++++ RECORD EXTRACTS ++++
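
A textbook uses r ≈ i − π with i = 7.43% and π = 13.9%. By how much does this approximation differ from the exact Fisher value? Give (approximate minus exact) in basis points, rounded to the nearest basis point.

Approximate: r ≈ 7.430% − 13.900% = -6.4700%
Exact: (1 + 0.0743)/(1 + 0.1390) − 1 = -5.6804%
Error = -6.4700% − (-5.6804%) = -0.7896% → -79 basis points.

-79 basis points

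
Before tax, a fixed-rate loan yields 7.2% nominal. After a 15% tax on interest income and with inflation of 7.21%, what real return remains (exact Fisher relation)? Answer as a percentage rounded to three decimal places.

After-tax nominal return = 7.2% × (1 − 0.15) = 6.1200%.
1 + r = 1.06120 / 1.07210 = 0.989833
After-tax real rate = 0.989833 − 1 → -1.017%.

-1.017%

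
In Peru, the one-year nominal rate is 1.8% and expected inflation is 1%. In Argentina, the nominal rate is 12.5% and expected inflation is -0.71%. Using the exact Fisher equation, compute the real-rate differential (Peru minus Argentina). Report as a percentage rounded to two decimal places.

-12.51%

Peru: (1 + 0.0180)/(1 + 0.0100) − 1 = 0.7921%
Argentina: (1 + 0.1250)/(1 − 0.0071) − 1 = 13.3045%
Differential = 0.7921% − 13.3045% = -12.5124% → -12.51%.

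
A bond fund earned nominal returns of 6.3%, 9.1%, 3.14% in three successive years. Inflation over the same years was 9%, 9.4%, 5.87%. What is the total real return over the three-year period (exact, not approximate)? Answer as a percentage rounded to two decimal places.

Nominal growth factor = 1.0630 × 1.0910 × 1.0314 = 1.196149
Price-level growth factor = 1.0900 × 1.0940 × 1.0587 = 1.262457
Real growth factor = 1.196149 / 1.262457 = 0.947476
Total real return = 0.947476 − 1 → -5.25%.

-5.25%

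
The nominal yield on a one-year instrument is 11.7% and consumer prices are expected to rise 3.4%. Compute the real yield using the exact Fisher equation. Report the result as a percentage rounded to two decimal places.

8.03%

By the Fisher equation, 1 + r = (1 + i)/(1 + π).
1 + r = 1.11700 / 1.03400 = 1.080271
r = 1.080271 − 1 = 8.0271%, i.e. 8.03%.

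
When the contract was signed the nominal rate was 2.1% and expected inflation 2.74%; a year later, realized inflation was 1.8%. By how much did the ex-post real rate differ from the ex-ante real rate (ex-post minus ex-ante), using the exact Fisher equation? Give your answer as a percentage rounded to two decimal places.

Ex-ante: (1 + 0.0210)/(1 + 0.0274) − 1 = -0.6229%
Ex-post: (1 + 0.0210)/(1 + 0.0180) − 1 = 0.2947%
Difference (ex-post − ex-ante) = 0.9176% → 0.92%.

0.92%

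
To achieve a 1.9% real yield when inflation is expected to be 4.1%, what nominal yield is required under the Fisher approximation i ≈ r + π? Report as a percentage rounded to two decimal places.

6.00%

i ≈ r + π = 1.9% + 4.1% = 6.00%.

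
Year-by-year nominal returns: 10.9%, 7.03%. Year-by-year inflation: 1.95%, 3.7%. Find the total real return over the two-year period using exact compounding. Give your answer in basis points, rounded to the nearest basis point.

Nominal growth factor = 1.1090 × 1.0703 = 1.186963
Price-level growth factor = 1.0195 × 1.0370 = 1.057222
Real growth factor = 1.186963 / 1.057222 = 1.122719
Total real return = 1.122719 − 1 → 1227 basis points.

1227 basis points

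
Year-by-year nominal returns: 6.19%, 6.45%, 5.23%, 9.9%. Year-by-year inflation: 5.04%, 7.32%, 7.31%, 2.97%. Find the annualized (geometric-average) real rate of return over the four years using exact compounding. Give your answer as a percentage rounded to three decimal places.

Compound the nominal returns: 1.0619 × 1.0645 × 1.0523 × 1.0990 = 1.30727378.
Compound inflation: 1.0504 × 1.0732 × 1.0731 × 1.0297 = 1.24562204.
Deflate: 1.30727378 / 1.24562204 = 1.04949474.
Annualized real rate = 1.04949474^(1/4) − 1 = 1.2150% → 1.215%.

1.215%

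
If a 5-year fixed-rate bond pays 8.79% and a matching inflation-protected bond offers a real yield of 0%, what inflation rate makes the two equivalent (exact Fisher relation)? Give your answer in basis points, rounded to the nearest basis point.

(1 + π) = (1 + i)/(1 + r) = 1.08790 / 1.00000 = 1.087900
Break-even inflation = 1.087900 − 1 → 879 basis points.

879 basis points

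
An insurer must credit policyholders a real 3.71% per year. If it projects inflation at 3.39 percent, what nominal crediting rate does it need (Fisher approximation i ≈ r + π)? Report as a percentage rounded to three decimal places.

i ≈ r + π = 3.71% + 3.39% = 7.100%.

7.100%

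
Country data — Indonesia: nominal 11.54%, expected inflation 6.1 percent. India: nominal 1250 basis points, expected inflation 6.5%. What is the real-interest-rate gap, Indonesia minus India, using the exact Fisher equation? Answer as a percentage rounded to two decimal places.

Indonesia: (1 + 0.1154)/(1 + 0.0610) − 1 = 5.1272%
India: (1 + 0.1250)/(1 + 0.0650) − 1 = 5.6338%
Differential = 5.1272% − 5.6338% = -0.5066% → -0.51%.

-0.51%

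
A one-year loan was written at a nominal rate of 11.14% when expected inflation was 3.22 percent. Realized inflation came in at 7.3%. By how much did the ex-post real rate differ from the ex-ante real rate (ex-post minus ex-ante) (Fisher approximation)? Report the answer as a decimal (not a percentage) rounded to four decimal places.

Ex-ante: 11.14% − 3.22% = 7.920%
Ex-post: 11.14% − 7.3% = 3.840%
Difference (ex-post − ex-ante) = -4.0800% → -0.0408.

-0.0408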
++++
All the records above are to be reproduced exactly.

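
A textbook uses r ≈ i − π with i = 7.43% and π = 13.9%. By how much does this approximation differ from the exact Fisher value? Give (approximate minus exact) in basis points, rounded to the nearest basis point.

Approximate: r ≈ 7.430% − 13.900% = -6.4700%
Exact: (1 + 0.0743)/(1 + 0.1390) − 1 = -5.6804%
Error = -6.4700% − (-5.6804%) = -0.7896% → -79 basis points.

-79 basis points

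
Before tax, a fixed-rate loan yields 7.2% nominal. After a 15% tax on interest income and with inflation of 7.21%, what real return remains (exact Fisher relation)? Answer as a percentage rounded to three decimal places.

After-tax nominal return = 7.2% × (1 − 0.15) = 6.1200%.
1 + r = 1.06120 / 1.07210 = 0.989833
After-tax real rate = 0.989833 − 1 → -1.017%.

-1.017%

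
In Peru, the one-year nominal rate is 1.8% and expected inflation is 1%. In Argentina, the nominal rate is 12.5% and expected inflation is -0.71%. Using the exact Fisher equation, compute the real-rate differential (Peru minus Argentina). Report as a percentage rounded to two decimal places.

-12.51%

Peru: (1 + 0.0180)/(1 + 0.0100) − 1 = 0.7921%
Argentina: (1 + 0.1250)/(1 − 0.0071) − 1 = 13.3045%
Differential = 0.7921% − 13.3045% = -12.5124% → -12.51%.

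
A bond fund earned nominal returns of 6.3%, 9.1%, 3.14% in three successive years. Inflation over the same years was 9%, 9.4%, 5.87%. What is the total real return over the three-year period (exact, not approximate)? Answer as a percentage rounded to two decimal places.

Nominal growth factor = 1.0630 × 1.0910 × 1.0314 = 1.196149
Price-level growth factor = 1.0900 × 1.0940 × 1.0587 = 1.262457
Real growth factor = 1.196149 / 1.262457 = 0.947476
Total real return = 0.947476 − 1 → -5.25%.

-5.25%

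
The nominal yield on a one-year instrument is 11.7% and consumer prices are expected to rise 3.4%. Compute the real yield using the exact Fisher equation. Report the result as a percentage rounded to two decimal places.

8.03%

By the Fisher equation, 1 + r = (1 + i)/(1 + π).
1 + r = 1.11700 / 1.03400 = 1.080271
r = 1.080271 − 1 = 8.0271%, i.e. 8.03%.

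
When the contract was signed the nominal rate was 2.1% and expected inflation 2.74%; a year later, realized inflation was 1.8%. By how much did the ex-post real rate differ from the ex-ante real rate (ex-post minus ex-ante), using the exact Fisher equation? Give your answer as a percentage rounded to two decimal places.

Ex-ante: (1 + 0.0210)/(1 + 0.0274) − 1 = -0.6229%
Ex-post: (1 + 0.0210)/(1 + 0.0180) − 1 = 0.2947%
Difference (ex-post − ex-ante) = 0.9176% → 0.92%.

0.92%

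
To achieve a 1.9% real yield when inflation is expected to be 4.1%, what nominal yield is required under the Fisher approximation i ≈ r + π? Report as a percentage rounded to two decimal places.

6.00%

i ≈ r + π = 1.9% + 4.1% = 6.00%.

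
Year-by-year nominal returns: 10.9%, 7.03%. Year-by-year inflation: 1.95%, 3.7%. Find the total real return over the two-year period using exact compounding. Give your answer in basis points, rounded to the nearest basis point.

Nominal growth factor = 1.1090 × 1.0703 = 1.186963
Price-level growth factor = 1.0195 × 1.0370 = 1.057222
Real growth factor = 1.186963 / 1.057222 = 1.122719
Total real return = 1.122719 − 1 → 1227 basis points.

1227 basis points

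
Year-by-year nominal returns: 6.19%, 6.45%, 5.23%, 9.9%. Year-by-year inflation: 5.04%, 7.32%, 7.31%, 2.97%. Find the annualized (geometric-average) real rate of return over the four years using exact compounding. Give your answer as a percentage rounded to three decimal places.

Compound the nominal returns: 1.0619 × 1.0645 × 1.0523 × 1.0990 = 1.30727378.
Compound inflation: 1.0504 × 1.0732 × 1.0731 × 1.0297 = 1.24562204.
Deflate: 1.30727378 / 1.24562204 = 1.04949474.
Annualized real rate = 1.04949474^(1/4) − 1 = 1.2150% → 1.215%.

1.215%

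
If a 5-year fixed-rate bond pays 8.79% and a matching inflation-protected bond offers a real yield of 0%, what inflation rate makes the two equivalent (exact Fisher relation)? Give your answer in basis points, rounded to the nearest basis point.

(1 + π) = (1 + i)/(1 + r) = 1.08790 / 1.00000 = 1.087900
Break-even inflation = 1.087900 − 1 → 879 basis points.

879 basis points

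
An insurer must credit policyholders a real 3.71% per year. If it projects inflation at 3.39 percent, what nominal crediting rate does it need (Fisher approximation i ≈ r + π)? Report as a percentage rounded to three decimal places.

i ≈ r + π = 3.71% + 3.39% = 7.100%.

7.100%

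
Country data — Indonesia: nominal 11.54%, expected inflation 6.1 percent. India: nominal 1250 basis points, expected inflation 6.5%. What is the real-interest-rate gap, Indonesia minus India, using the exact Fisher equation? Answer as a percentage rounded to two decimal places.

Indonesia: (1 + 0.1154)/(1 + 0.0610) − 1 = 5.1272%
India: (1 + 0.1250)/(1 + 0.0650) − 1 = 5.6338%
Differential = 5.1272% − 5.6338% = -0.5066% → -0.51%.

-0.51%

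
A one-year loan was written at a nominal rate of 11.14% when expected inflation was 3.22 percent. Realized inflation came in at 7.3%. By how much did the ex-post real rate differ from the ex-ante real rate (ex-post minus ex-ante) (Fisher approximation)? Report the answer as a decimal (not a percentage) rounded to four decimal places.

Ex-ante: 11.14% − 3.22% = 7.920%
Ex-post: 11.14% − 7.3% = 3.840%
Difference (ex-post − ex-ante) = -4.0800% → -0.0408.

-0.0408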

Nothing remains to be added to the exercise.